▶ _Try it_: Pull every line that includes the word "have" out of the data below and copy it.

▶ _Task input_:
════════════════

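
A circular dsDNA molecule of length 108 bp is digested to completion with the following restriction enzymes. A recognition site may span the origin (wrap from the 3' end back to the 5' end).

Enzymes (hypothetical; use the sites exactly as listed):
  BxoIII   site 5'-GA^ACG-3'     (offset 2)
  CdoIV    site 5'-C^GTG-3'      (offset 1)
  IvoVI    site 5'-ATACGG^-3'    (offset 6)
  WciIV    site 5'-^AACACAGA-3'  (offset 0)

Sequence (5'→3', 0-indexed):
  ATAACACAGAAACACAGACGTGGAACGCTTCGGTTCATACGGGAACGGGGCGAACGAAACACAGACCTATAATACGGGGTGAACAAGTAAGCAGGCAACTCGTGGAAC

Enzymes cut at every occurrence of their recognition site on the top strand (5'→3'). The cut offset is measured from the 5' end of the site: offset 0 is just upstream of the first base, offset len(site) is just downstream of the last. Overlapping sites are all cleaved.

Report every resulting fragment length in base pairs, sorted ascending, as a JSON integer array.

[2,4,5,8,9,9,9,18,20,24]

Per-enzyme occurrences:
  BxoIII (GAACG, off=2): starts [22, 42, 51] → cuts [24, 44, 53]
  CdoIV (CGTG, off=1): starts [18, 100] → cuts [19, 101]
  IvoVI (ATACGG, off=6): starts [36, 71] → cuts [42, 77]
  WciIV (AACACAGA, off=0): starts [2, 10, 57] → cuts [2, 10, 57]

Pooled cuts: [2, 10, 19, 24, 42, 44, 53, 57, 77, 101]

Fragment lengths:
  2→10: 8 bp
  10→19: 9 bp
  19→24: 5 bp
  24→42: 18 bp
  42→44: 2 bp
  44→53: 9 bp
  53→57: 4 bp
  57→77: 20 bp
  77→101: 24 bp
  101→2 (wrap): 108-101+2 = 9 bp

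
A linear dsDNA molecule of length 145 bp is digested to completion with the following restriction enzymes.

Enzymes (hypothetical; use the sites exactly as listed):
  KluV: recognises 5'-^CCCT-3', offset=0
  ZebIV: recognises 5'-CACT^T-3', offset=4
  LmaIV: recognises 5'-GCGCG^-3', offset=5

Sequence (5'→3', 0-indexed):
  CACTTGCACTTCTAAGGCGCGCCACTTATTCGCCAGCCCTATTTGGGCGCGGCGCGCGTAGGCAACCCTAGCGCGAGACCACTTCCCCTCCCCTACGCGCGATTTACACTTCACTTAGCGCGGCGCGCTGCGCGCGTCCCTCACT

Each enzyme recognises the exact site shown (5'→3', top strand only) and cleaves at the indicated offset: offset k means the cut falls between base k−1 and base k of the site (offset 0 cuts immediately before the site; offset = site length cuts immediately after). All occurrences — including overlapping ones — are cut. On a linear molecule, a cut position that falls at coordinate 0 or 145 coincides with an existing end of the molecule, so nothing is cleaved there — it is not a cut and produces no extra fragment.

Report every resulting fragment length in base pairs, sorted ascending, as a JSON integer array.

[1,2,2,2,4,5,5,5,5,5,6,7,7,7,8,8,9,10,10,11,11,15]

Site scan:
  KluV (CCCT, off=0): starts [36, 65, 85, 90, 137] → cuts [36, 65, 85, 90, 137]
  ZebIV (CACTT, off=4): starts [0, 6, 22, 79, 106, 111] → cuts [4, 10, 26, 83, 110, 115]
  LmaIV (GCGCG, off=5): starts [16, 46, 51, 53, 70, 96, 117, 122, 129, 131] → cuts [21, 51, 56, 58, 75, 101, 122, 127, 134, 136]

All cut coordinates (distinct, sorted): [4, 10, 21, 26, 36, 51, 56, 58, 65, 75, 83, 85, 90, 101, 110, 115, 122, 127, 134, 136, 137]

Fragment lengths:
  [0,4): 4 bp
  [4,10): 6 bp
  [10,21): 11 bp
  [21,26): 5 bp
  [26,36): 10 bp
  [36,51): 15 bp
  [51,56): 5 bp
  [56,58): 2 bp
  [58,65): 7 bp
  [65,75): 10 bp
  [75,83): 8 bp
  [83,85): 2 bp
  [85,90): 5 bp
  [90,101): 11 bp
  [101,110): 9 bp
  [110,115): 5 bp
  [115,122): 7 bp
  [122,127): 5 bp
  [127,134): 7 bp
  [134,136): 2 bp
  [136,137): 1 bp
  [137,145): 8 bp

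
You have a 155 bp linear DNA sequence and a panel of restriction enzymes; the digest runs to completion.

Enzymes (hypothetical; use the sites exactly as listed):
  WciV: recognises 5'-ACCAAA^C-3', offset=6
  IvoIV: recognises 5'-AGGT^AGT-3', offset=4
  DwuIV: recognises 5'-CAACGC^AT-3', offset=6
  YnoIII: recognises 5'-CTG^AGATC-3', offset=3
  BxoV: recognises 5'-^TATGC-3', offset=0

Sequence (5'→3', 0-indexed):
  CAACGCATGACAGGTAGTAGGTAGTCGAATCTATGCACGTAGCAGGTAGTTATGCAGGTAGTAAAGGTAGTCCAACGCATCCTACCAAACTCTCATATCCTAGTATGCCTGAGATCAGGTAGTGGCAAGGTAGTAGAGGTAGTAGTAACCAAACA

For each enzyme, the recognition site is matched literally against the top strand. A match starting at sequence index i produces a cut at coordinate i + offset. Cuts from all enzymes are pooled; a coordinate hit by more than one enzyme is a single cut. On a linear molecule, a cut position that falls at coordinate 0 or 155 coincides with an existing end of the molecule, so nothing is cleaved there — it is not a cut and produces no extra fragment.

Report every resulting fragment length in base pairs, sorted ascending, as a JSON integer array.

Scan for sites:
  WciV ACCAAAC/6: at [83, 147] ⇒ [89, 153]
  IvoIV AGGTAGT/4: at [11, 18, 43, 55, 64, 116, 127, 136] ⇒ [15, 22, 47, 59, 68, 120, 131, 140]
  DwuIV CAACGCAT/6: at [0, 72] ⇒ [6, 78]
  YnoIII CTGAGATC/3: at [108] ⇒ [111]
  BxoV TATGC/0: at [31, 50, 103] ⇒ [31, 50, 103]

All cut coordinates (distinct, sorted): [6, 15, 22, 31, 47, 50, 59, 68, 78, 89, 103, 111, 120, 131, 140, 153]

Fragment lengths:
  [0,6): 6 bp
  [6,15): 9 bp
  [15,22): 7 bp
  [22,31): 9 bp
  [31,47): 16 bp
  [47,50): 3 bp
  [50,59): 9 bp
  [59,68): 9 bp
  [68,78): 10 bp
  [78,89): 11 bp
  [89,103): 14 bp
  [103,111): 8 bp
  [111,120): 9 bp
  [120,131): 11 bp
  [131,140): 9 bp
  [140,153): 13 bp
  [153,155): 2 bp

[2,3,6,7,8,9,9,9,9,9,9,10,11,11,13,14,16]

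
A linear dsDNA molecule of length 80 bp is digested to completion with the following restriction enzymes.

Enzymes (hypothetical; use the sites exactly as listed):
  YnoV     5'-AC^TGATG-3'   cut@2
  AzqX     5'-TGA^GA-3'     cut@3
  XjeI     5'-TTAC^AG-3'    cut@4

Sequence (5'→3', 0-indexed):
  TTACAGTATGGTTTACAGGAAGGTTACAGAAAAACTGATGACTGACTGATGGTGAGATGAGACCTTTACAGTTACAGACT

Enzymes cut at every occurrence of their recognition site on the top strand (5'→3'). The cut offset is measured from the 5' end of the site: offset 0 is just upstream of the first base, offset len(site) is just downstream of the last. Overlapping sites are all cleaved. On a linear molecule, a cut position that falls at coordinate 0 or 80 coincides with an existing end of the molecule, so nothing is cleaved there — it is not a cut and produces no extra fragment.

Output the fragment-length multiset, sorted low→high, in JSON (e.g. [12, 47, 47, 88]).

[4,5,5,6,8,9,9,11,11,12]

Site scan:
  YnoV ACTGATG/2: at [33, 44] ⇒ [35, 46]
  AzqX TGAGA/3: at [52, 57] ⇒ [55, 60]
  XjeI TTACAG/4: at [0, 12, 23, 65, 71] ⇒ [4, 16, 27, 69, 75]

All cut coordinates (distinct, sorted): [4, 16, 27, 35, 46, 55, 60, 69, 75]

Fragments:
  [0,4): 4 bp
  [4,16): 12 bp
  [16,27): 11 bp
  [27,35): 8 bp
  [35,46): 11 bp
  [46,55): 9 bp
  [55,60): 5 bp
  [60,69): 9 bp
  [69,75): 6 bp
  [75,80): 5 bp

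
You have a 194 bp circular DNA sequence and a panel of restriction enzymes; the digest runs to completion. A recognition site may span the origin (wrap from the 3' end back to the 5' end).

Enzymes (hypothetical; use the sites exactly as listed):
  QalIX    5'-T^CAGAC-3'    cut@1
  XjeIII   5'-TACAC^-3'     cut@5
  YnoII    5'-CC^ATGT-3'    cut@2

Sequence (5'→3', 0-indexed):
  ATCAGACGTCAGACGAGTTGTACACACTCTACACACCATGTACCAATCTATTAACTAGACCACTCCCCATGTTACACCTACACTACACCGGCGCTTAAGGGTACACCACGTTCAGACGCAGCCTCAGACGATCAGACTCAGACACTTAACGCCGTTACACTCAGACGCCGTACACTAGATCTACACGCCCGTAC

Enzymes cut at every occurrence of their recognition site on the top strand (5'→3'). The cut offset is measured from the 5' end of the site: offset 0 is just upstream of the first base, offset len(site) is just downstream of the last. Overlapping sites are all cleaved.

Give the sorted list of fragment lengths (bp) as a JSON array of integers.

[1,3,5,6,6,6,7,8,9,9,10,11,12,14,16,18,22,31]

Site scan:
  QalIX TCAGAC/1: at [1, 8, 111, 123, 131, 137, 160] ⇒ [2, 9, 112, 124, 132, 138, 161]
  XjeIII TACAC/5: at [20, 29, 72, 78, 83, 101, 155, 170, 181] ⇒ [25, 34, 77, 83, 88, 106, 160, 175, 186]
  YnoII CCATGT/2: at [35, 66] ⇒ [37, 68]

All cut coordinates (distinct, sorted): [2, 9, 25, 34, 37, 68, 77, 83, 88, 106, 112, 124, 132, 138, 160, 161, 175, 186]

Fragments:
  2→9: 7 bp
  9→25: 16 bp
  25→34: 9 bp
  34→37: 3 bp
  37→68: 31 bp
  68→77: 9 bp
  77→83: 6 bp
  83→88: 5 bp
  88→106: 18 bp
  106→112: 6 bp
  112→124: 12 bp
  124→132: 8 bp
  132→138: 6 bp
  138→160: 22 bp
  160→161: 1 bp
  161→175: 14 bp
  175→186: 11 bp
  186→2 (wrap): 194-186+2 = 10 bp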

════════════════

▶ _Answer section_:
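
You have a 155 bp linear DNA sequence and a panel of restriction enzymes; the digest runs to completion.
You have a 194 bp circular DNA sequence and a panel of restriction enzymes; the digest runs to completion. A recognition site may span the origin (wrap from the 3' end back to the 5' end).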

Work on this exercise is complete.